■ **Problem requirements**:
I'd like an exact copy of every line from the start of the entries below through the line containing "FIFO (First-In First-Out): on", please.

[Recorded data]

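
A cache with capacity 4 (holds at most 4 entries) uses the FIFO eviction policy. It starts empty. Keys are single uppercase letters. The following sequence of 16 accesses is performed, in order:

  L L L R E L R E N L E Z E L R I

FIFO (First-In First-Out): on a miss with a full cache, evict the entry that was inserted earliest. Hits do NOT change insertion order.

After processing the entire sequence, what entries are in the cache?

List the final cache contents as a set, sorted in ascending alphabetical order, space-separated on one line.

FIFO simulation (capacity=4):
  1. access L: MISS. Cache (old->new): [L]
  2. access L: HIT. Cache (old->new): [L]
  3. access L: HIT. Cache (old->new): [L]
  4. access R: MISS. Cache (old->new): [L R]
  5. access E: MISS. Cache (old->new): [L R E]
  6. access L: HIT. Cache (old->new): [L R E]
  7. access R: HIT. Cache (old->new): [L R E]
  8. access E: HIT. Cache (old->new): [L R E]
  9. access N: MISS. Cache (old->new): [L R E N]
  10. access L: HIT. Cache (old->new): [L R E N]
  11. access E: HIT. Cache (old->new): [L R E N]
  12. access Z: MISS, evict L. Cache (old->new): [R E N Z]
  13. access E: HIT. Cache (old->new): [R E N Z]
  14. access L: MISS, evict R. Cache (old->new): [E N Z L]
  15. access R: MISS, evict E. Cache (old->new): [N Z L R]
  16. access I: MISS, evict N. Cache (old->new): [Z L R I]
Total: 8 hits, 8 misses, 4 evictions

Answer: I L R Z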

■ **Answer section**:
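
A cache with capacity 4 (holds at most 4 entries) uses the FIFO eviction policy. It starts empty. Keys are single uppercase letters. The following sequence of 16 accesses is performed, in order:

  L L L R E L R E N L E Z E L R I

FIFO (First-In First-Out): on a miss with a full cache, evict the entry that was inserted earliest. Hits do NOT change insertion order.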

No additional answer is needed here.